The problem: Search the records for lines that contain the word "Researchers". Copy them all.

**********

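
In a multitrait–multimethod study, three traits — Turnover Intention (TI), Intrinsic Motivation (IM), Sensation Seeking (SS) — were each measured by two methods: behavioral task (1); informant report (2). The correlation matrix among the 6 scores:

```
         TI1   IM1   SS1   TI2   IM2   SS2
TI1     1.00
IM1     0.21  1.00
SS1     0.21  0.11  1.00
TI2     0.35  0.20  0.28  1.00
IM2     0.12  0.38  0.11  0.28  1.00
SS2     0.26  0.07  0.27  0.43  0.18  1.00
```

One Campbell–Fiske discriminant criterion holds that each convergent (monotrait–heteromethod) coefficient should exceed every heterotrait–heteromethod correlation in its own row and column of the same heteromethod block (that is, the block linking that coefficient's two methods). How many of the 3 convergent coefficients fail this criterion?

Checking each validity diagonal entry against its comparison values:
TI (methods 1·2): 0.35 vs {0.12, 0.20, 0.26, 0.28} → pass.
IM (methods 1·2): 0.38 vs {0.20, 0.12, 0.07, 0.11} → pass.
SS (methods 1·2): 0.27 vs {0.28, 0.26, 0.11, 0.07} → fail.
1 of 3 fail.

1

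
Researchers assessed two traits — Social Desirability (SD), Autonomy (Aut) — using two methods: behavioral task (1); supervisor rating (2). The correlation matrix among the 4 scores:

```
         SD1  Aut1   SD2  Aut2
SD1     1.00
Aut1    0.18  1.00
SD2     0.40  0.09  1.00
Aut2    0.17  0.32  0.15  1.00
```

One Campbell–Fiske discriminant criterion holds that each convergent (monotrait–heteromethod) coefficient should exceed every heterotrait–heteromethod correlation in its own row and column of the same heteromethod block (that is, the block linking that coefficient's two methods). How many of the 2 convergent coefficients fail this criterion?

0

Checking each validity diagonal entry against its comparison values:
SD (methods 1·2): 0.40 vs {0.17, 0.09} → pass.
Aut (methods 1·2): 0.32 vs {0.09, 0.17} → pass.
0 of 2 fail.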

**********

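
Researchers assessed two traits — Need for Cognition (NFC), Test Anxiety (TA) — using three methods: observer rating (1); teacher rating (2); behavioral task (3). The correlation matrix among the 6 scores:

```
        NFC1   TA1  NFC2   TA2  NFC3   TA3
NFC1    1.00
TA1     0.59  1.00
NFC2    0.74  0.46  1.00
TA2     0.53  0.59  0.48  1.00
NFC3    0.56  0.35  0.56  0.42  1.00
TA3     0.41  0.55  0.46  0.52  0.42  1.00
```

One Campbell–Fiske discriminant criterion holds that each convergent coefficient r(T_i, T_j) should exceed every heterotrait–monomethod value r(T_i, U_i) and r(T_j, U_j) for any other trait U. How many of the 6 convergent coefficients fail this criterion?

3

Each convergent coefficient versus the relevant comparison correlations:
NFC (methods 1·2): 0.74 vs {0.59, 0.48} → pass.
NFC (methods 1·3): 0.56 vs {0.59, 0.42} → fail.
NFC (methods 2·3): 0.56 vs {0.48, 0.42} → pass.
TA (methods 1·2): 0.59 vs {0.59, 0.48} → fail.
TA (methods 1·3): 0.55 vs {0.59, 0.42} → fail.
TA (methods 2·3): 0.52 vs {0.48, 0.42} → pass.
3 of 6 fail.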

**********

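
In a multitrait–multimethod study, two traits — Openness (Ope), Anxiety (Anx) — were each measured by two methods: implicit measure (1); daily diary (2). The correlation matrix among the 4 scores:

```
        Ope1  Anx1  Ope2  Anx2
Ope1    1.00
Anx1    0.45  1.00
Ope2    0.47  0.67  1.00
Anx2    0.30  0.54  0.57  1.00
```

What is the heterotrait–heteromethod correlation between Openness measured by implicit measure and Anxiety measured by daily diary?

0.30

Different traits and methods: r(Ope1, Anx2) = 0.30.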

**********

Answer:
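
Researchers assessed two traits — Social Desirability (SD), Autonomy (Aut) — using two methods: behavioral task (1); supervisor rating (2). The correlation matrix among the 4 scores:
Researchers assessed two traits — Need for Cognition (NFC), Test Anxiety (TA) — using three methods: observer rating (1); teacher rating (2); behavioral task (3). The correlation matrix among the 6 scores: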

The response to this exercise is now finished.